:: DATA SUPPLIED

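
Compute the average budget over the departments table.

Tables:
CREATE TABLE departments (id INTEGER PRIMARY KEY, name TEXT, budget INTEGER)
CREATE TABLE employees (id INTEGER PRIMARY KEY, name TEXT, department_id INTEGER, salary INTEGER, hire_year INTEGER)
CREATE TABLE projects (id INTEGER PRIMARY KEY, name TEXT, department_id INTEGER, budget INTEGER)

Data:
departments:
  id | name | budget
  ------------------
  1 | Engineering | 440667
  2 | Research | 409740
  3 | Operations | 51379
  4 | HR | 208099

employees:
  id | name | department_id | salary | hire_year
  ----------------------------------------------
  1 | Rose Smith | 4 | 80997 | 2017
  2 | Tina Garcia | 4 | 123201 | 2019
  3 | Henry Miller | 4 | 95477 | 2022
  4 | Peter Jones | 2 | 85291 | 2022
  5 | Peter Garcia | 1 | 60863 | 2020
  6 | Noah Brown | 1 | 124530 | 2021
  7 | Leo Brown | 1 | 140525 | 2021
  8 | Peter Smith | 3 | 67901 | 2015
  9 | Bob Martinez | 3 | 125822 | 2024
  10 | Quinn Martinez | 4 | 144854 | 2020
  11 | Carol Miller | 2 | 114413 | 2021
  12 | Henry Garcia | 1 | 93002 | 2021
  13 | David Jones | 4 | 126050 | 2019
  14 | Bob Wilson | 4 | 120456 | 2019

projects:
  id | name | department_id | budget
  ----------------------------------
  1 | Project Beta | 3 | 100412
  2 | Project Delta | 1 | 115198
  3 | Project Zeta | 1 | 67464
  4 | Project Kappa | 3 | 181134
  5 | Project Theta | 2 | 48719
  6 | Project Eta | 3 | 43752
SELECT AVG(budget) FROM departments

Execution result:
277471.25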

::::

▶ **REQUIREMENT**
Scan the entries above for the line containing "id | name | department_id | salary", and copy it and all lines after it exactly, down to and including the line containing "9 | Bob Martinez | 3 | 125822 | 2024".

▶ **OUTPUT OF THE EXERCISE**
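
  id | name | department_id | salary | hire_year
  ----------------------------------------------
  1 | Rose Smith | 4 | 80997 | 2017
  2 | Tina Garcia | 4 | 123201 | 2019
  3 | Henry Miller | 4 | 95477 | 2022
  4 | Peter Jones | 2 | 85291 | 2022
  5 | Peter Garcia | 1 | 60863 | 2020
  6 | Noah Brown | 1 | 124530 | 2021
  7 | Leo Brown | 1 | 140525 | 2021
  8 | Peter Smith | 3 | 67901 | 2015
  9 | Bob Martinez | 3 | 125822 | 2024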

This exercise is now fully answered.